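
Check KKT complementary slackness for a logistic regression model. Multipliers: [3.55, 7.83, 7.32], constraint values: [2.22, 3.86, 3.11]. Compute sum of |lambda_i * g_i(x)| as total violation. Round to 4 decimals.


KKT complementary slackness check:
lambda_1 * g_1 = 3.55 * 2.22 = 7.881
lambda_2 * g_2 = 7.83 * 3.86 = 30.2238
lambda_3 * g_3 = 7.32 * 3.11 = 22.7652
Total violation = 7.881 + 30.2238 + 22.7652 = 60.87


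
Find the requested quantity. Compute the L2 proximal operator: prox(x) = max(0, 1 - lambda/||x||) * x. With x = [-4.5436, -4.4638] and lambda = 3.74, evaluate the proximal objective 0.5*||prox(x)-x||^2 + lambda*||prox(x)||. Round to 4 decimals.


Step 1: Compute ||x||.
||x|| = 6.3694
Step 2: Compute scaling factor.
scale = max(0, 1 - 3.74/6.3694) = 0.4128
Step 3: prox(x) = [-1.8757, -1.8428]
||prox(x)|| = 2.6294
Step 4: Proximal objective.
0.5*||prox-x||^2 = 6.9938
lambda*||prox|| = 9.834
Total = 16.8279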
::::
#### Exercise brief
Each line from the one holding "Find the requested" through the last line of the data is to be transcribed exactly, with nothing else added.

#### Completed task
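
Find the requested quantity. Compute the L2 proximal operator: prox(x) = max(0, 1 - lambda/||x||) * x. With x = [-4.5436, -4.4638] and lambda = 3.74, evaluate the proximal objective 0.5*||prox(x)-x||^2 + lambda*||prox(x)||. Round to 4 decimals.


Step 1: Compute ||x||.
||x|| = 6.3694
Step 2: Compute scaling factor.
scale = max(0, 1 - 3.74/6.3694) = 0.4128
Step 3: prox(x) = [-1.8757, -1.8428]
||prox(x)|| = 2.6294
Step 4: Proximal objective.
0.5*||prox-x||^2 = 6.9938
lambda*||prox|| = 9.834
Total = 16.8279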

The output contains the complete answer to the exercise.